→ **Action item**:
Could you print every record below exactly as written?

[Stored items]
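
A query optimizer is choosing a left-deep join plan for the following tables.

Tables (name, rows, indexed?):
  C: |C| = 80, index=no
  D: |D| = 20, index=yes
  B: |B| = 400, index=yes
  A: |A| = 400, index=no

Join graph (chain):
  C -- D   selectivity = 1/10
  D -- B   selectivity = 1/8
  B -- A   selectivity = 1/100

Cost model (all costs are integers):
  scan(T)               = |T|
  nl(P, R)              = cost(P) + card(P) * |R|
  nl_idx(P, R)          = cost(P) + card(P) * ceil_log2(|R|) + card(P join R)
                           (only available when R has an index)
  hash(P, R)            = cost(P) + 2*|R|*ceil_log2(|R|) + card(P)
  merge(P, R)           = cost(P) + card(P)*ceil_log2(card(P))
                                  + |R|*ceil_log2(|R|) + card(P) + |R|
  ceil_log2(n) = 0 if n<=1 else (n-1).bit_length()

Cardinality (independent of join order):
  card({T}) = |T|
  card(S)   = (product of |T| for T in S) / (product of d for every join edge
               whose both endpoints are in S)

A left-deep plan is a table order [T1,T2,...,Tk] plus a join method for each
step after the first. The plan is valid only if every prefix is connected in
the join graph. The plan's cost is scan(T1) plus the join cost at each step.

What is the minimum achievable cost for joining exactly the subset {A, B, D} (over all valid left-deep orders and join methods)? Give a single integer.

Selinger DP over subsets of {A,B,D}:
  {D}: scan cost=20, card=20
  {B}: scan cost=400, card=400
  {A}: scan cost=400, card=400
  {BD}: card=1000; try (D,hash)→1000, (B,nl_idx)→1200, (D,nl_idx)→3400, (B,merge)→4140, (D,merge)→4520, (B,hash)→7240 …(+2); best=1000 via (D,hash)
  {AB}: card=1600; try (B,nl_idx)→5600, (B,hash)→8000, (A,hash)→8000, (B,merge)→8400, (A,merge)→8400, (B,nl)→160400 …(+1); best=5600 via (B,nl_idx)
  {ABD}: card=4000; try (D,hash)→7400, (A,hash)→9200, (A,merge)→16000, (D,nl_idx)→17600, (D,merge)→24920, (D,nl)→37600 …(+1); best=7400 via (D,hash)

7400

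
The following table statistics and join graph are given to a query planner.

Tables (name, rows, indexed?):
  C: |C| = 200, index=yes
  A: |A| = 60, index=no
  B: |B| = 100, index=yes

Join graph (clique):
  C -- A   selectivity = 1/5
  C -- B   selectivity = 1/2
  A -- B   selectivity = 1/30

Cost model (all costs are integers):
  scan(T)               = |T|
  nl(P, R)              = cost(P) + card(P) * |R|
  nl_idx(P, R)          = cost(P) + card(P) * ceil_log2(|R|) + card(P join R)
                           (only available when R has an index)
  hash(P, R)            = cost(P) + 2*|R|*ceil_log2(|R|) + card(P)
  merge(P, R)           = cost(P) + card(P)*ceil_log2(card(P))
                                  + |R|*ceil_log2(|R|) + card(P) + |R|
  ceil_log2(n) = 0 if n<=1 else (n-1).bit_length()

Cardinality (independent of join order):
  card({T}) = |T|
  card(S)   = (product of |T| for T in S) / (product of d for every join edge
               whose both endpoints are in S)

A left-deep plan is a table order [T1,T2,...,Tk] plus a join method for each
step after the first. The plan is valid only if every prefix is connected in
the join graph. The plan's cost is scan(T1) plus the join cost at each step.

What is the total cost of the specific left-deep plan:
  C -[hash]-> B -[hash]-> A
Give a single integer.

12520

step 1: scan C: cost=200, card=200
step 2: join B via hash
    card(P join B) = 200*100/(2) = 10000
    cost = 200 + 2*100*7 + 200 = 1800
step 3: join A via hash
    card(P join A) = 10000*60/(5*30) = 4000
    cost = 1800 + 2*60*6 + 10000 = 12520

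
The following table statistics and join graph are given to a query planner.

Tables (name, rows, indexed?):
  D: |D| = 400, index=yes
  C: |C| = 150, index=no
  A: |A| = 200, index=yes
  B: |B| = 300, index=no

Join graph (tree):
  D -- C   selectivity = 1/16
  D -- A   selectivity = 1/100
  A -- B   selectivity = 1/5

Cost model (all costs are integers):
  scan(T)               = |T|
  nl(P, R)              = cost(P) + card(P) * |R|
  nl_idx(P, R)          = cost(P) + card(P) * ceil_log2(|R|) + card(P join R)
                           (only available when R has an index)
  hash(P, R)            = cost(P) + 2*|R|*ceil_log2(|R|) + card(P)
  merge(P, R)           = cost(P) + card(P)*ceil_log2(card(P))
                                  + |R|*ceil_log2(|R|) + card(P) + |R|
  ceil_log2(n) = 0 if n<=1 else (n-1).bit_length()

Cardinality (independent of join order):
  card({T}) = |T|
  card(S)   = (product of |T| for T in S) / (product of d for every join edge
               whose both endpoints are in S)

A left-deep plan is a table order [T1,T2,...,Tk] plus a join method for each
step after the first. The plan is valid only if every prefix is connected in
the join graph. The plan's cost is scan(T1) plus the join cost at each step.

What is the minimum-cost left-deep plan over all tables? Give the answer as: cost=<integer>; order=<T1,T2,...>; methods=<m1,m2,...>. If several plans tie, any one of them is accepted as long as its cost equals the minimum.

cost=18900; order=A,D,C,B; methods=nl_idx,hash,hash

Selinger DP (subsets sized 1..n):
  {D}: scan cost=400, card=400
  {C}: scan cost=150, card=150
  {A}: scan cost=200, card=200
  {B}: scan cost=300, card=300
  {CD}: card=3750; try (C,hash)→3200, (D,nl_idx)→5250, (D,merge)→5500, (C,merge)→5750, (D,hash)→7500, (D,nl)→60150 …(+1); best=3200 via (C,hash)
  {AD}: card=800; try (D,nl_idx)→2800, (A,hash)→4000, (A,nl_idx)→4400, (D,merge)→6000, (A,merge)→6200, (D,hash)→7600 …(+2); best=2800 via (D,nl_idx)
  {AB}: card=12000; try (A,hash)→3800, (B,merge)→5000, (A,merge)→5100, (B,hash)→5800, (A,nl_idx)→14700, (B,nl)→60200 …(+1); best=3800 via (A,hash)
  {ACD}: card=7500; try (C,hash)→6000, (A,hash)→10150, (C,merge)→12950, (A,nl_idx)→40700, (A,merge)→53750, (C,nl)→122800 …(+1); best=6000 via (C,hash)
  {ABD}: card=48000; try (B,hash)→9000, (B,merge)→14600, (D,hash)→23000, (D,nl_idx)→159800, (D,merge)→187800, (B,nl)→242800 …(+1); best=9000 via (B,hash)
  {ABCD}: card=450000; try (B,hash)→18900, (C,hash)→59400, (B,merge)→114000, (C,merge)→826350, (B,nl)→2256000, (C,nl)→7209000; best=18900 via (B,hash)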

→ **Answer to this task**:
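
A query optimizer is choosing a left-deep join plan for the following tables.

Tables (name, rows, indexed?):
  C: |C| = 80, index=no
  D: |D| = 20, index=yes
  B: |B| = 400, index=yes
  A: |A| = 400, index=no

Join graph (chain):
  C -- D   selectivity = 1/10
  D -- B   selectivity = 1/8
  B -- A   selectivity = 1/100

Cost model (all costs are integers):
  scan(T)               = |T|
  nl(P, R)              = cost(P) + card(P) * |R|
  nl_idx(P, R)          = cost(P) + card(P) * ceil_log2(|R|) + card(P join R)
                           (only available when R has an index)
  hash(P, R)            = cost(P) + 2*|R|*ceil_log2(|R|) + card(P)
  merge(P, R)           = cost(P) + card(P)*ceil_log2(card(P))
                                  + |R|*ceil_log2(|R|) + card(P) + |R|
  ceil_log2(n) = 0 if n<=1 else (n-1).bit_length()

Cardinality (independent of join order):
  card({T}) = |T|
  card(S)   = (product of |T| for T in S) / (product of d for every join edge
               whose both endpoints are in S)

A left-deep plan is a table order [T1,T2,...,Tk] plus a join method for each
step after the first. The plan is valid only if every prefix is connected in
the join graph. The plan's cost is scan(T1) plus the join cost at each step.

What is the minimum achievable cost for joining exactly the subset {A, B, D} (over all valid left-deep orders and join methods)? Give a single integer.

Selinger DP over subsets of {A,B,D}:
  {D}: scan cost=20, card=20
  {B}: scan cost=400, card=400
  {A}: scan cost=400, card=400
  {BD}: card=1000; try (D,hash)→1000, (B,nl_idx)→1200, (D,nl_idx)→3400, (B,merge)→4140, (D,merge)→4520, (B,hash)→7240 …(+2); best=1000 via (D,hash)
  {AB}: card=1600; try (B,nl_idx)→5600, (B,hash)→8000, (A,hash)→8000, (B,merge)→8400, (A,merge)→8400, (B,nl)→160400 …(+1); best=5600 via (B,nl_idx)
  {ABD}: card=4000; try (D,hash)→7400, (A,hash)→9200, (A,merge)→16000, (D,nl_idx)→17600, (D,merge)→24920, (D,nl)→37600 …(+1); best=7400 via (D,hash)

7400

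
The following table statistics and join graph are given to a query planner.

Tables (name, rows, indexed?):
  C: |C| = 200, index=yes
  A: |A| = 60, index=no
  B: |B| = 100, index=yes

Join graph (clique):
  C -- A   selectivity = 1/5
  C -- B   selectivity = 1/2
  A -- B   selectivity = 1/30

Cost model (all costs are integers):
  scan(T)               = |T|
  nl(P, R)              = cost(P) + card(P) * |R|
  nl_idx(P, R)          = cost(P) + card(P) * ceil_log2(|R|) + card(P join R)
                           (only available when R has an index)
  hash(P, R)            = cost(P) + 2*|R|*ceil_log2(|R|) + card(P)
  merge(P, R)           = cost(P) + card(P)*ceil_log2(card(P))
                                  + |R|*ceil_log2(|R|) + card(P) + |R|
  ceil_log2(n) = 0 if n<=1 else (n-1).bit_length()

Cardinality (independent of join order):
  card({T}) = |T|
  card(S)   = (product of |T| for T in S) / (product of d for every join edge
               whose both endpoints are in S)

A left-deep plan is a table order [T1,T2,...,Tk] plus a join method for each
step after the first. The plan is valid only if every prefix is connected in
the join graph. The plan's cost is scan(T1) plus the join cost at each step.

What is the total cost of the specific left-deep plan:
  C -[hash]-> B -[hash]-> A
Give a single integer.

12520

step 1: scan C: cost=200, card=200
step 2: join B via hash
    card(P join B) = 200*100/(2) = 10000
    cost = 200 + 2*100*7 + 200 = 1800
step 3: join A via hash
    card(P join A) = 10000*60/(5*30) = 4000
    cost = 1800 + 2*60*6 + 10000 = 12520

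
The following table statistics and join graph are given to a query planner.

Tables (name, rows, indexed?):
  D: |D| = 400, index=yes
  C: |C| = 150, index=no
  A: |A| = 200, index=yes
  B: |B| = 300, index=no

Join graph (tree):
  D -- C   selectivity = 1/16
  D -- A   selectivity = 1/100
  A -- B   selectivity = 1/5

Cost model (all costs are integers):
  scan(T)               = |T|
  nl(P, R)              = cost(P) + card(P) * |R|
  nl_idx(P, R)          = cost(P) + card(P) * ceil_log2(|R|) + card(P join R)
                           (only available when R has an index)
  hash(P, R)            = cost(P) + 2*|R|*ceil_log2(|R|) + card(P)
  merge(P, R)           = cost(P) + card(P)*ceil_log2(card(P))
                                  + |R|*ceil_log2(|R|) + card(P) + |R|
  ceil_log2(n) = 0 if n<=1 else (n-1).bit_length()

Cardinality (independent of join order):
  card({T}) = |T|
  card(S)   = (product of |T| for T in S) / (product of d for every join edge
               whose both endpoints are in S)

A left-deep plan is a table order [T1,T2,...,Tk] plus a join method for each
step after the first. The plan is valid only if every prefix is connected in
the join graph. The plan's cost is scan(T1) plus the join cost at each step.

What is the minimum-cost left-deep plan over all tables? Give the answer as: cost=<integer>; order=<T1,T2,...>; methods=<m1,m2,...>. If several plans tie, any one of them is accepted as long as its cost equals the minimum.

cost=18900; order=A,D,C,B; methods=nl_idx,hash,hash

Selinger DP (subsets sized 1..n):
  {D}: scan cost=400, card=400
  {C}: scan cost=150, card=150
  {A}: scan cost=200, card=200
  {B}: scan cost=300, card=300
  {CD}: card=3750; try (C,hash)→3200, (D,nl_idx)→5250, (D,merge)→5500, (C,merge)→5750, (D,hash)→7500, (D,nl)→60150 …(+1); best=3200 via (C,hash)
  {AD}: card=800; try (D,nl_idx)→2800, (A,hash)→4000, (A,nl_idx)→4400, (D,merge)→6000, (A,merge)→6200, (D,hash)→7600 …(+2); best=2800 via (D,nl_idx)
  {AB}: card=12000; try (A,hash)→3800, (B,merge)→5000, (A,merge)→5100, (B,hash)→5800, (A,nl_idx)→14700, (B,nl)→60200 …(+1); best=3800 via (A,hash)
  {ACD}: card=7500; try (C,hash)→6000, (A,hash)→10150, (C,merge)→12950, (A,nl_idx)→40700, (A,merge)→53750, (C,nl)→122800 …(+1); best=6000 via (C,hash)
  {ABD}: card=48000; try (B,hash)→9000, (B,merge)→14600, (D,hash)→23000, (D,nl_idx)→159800, (D,merge)→187800, (B,nl)→242800 …(+1); best=9000 via (B,hash)
  {ABCD}: card=450000; try (B,hash)→18900, (C,hash)→59400, (B,merge)→114000, (C,merge)→826350, (B,nl)→2256000, (C,nl)→7209000; best=18900 via (B,hash)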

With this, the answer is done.